* **STUDY MATERIAL**:
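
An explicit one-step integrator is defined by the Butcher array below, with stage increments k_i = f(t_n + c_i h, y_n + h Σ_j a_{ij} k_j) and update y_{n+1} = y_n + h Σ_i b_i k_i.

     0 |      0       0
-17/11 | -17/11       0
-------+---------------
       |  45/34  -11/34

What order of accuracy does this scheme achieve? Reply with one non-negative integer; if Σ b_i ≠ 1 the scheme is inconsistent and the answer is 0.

b = (45/34, -11/34)
c = (0, -17/11)
Σ b_i: 45/34·1 + (-11/34)·1 = 1 ✓
b·c: (-11/34)·(-17/11) = 1/2 ✓; 2 stages ⇒ order 2.

2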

* **WORK ORDER**:
Please return exactly the lines from the one containing "-17/11 | -17/11" through the end of the entries above, adding no other line.

* **OUTPUT OF THE TASK**:
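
-17/11 | -17/11       0
-------+---------------
       |  45/34  -11/34

What order of accuracy does this scheme achieve? Reply with one non-negative integer; if Σ b_i ≠ 1 the scheme is inconsistent and the answer is 0.

b = (45/34, -11/34)
c = (0, -17/11)
Σ b_i: 45/34·1 + (-11/34)·1 = 1 ✓
b·c: (-11/34)·(-17/11) = 1/2 ✓; 2 stages ⇒ order 2.

2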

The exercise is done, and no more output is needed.